» **Task details**: Take the data below and extract the lines from the one with "<elsepart> -> <stmt> t t | i w i" to the one with "<decls> -> <rest> <factor> num", inclusive, exactly as written.

» **Entries shown**:
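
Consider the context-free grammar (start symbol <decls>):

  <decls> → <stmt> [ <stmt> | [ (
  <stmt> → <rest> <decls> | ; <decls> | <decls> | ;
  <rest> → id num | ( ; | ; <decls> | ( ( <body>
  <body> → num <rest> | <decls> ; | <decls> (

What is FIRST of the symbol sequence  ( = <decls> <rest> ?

{ ( }

( is a terminal; add {(} and stop.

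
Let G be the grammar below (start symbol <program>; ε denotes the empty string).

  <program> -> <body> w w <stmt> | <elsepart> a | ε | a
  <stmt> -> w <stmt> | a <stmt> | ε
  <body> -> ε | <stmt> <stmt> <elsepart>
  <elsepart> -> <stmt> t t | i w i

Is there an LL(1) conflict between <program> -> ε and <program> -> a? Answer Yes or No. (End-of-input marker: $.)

No

FIRST(ε) = { ε } and FIRST(a) = { a }.
The first is nullable but FOLLOW(<program>) = { $ } is disjoint from FIRST of the second.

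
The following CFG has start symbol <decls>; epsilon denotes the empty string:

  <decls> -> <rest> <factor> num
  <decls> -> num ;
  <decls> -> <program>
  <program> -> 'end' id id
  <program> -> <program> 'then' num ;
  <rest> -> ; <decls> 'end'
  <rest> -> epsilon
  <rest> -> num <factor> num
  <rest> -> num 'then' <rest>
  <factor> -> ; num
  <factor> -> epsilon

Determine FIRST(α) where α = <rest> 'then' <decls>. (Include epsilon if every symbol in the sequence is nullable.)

Add FIRST(<rest>)\{epsilon} = { ;, num }; <rest> is nullable, continue.
'then' is a terminal; add {'then'} and stop.

{ 'then', ;, num }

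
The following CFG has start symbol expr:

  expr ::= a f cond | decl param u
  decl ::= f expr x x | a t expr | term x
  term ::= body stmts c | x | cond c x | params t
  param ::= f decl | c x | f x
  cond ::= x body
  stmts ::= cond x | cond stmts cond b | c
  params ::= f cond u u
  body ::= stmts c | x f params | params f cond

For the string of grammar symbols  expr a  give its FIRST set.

Add FIRST(expr) = { a, c, f, x }; expr is not nullable, stop.

{ a, c, f, x }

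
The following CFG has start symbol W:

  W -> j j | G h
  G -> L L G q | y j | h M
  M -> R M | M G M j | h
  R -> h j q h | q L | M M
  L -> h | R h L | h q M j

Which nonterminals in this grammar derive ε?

{ } (none)

No nonterminal has an empty production or an RHS whose symbols are all nullable.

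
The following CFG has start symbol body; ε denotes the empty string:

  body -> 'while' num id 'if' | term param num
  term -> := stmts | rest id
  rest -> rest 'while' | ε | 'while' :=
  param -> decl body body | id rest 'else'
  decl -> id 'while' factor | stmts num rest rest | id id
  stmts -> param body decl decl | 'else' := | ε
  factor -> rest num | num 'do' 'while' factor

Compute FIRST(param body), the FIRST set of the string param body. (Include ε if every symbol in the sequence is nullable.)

Add FIRST(param) = { 'else', id, num }; param is not nullable, stop.

{ 'else', id, num }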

» **Task answer**:
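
  <elsepart> -> <stmt> t t | i w i

Is there an LL(1) conflict between <program> -> ε and <program> -> a? Answer Yes or No. (End-of-input marker: $.)

No

FIRST(ε) = { ε } and FIRST(a) = { a }.
The first is nullable but FOLLOW(<program>) = { $ } is disjoint from FIRST of the second.

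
The following CFG has start symbol <decls>; epsilon denotes the empty string:

  <decls> -> <rest> <factor> num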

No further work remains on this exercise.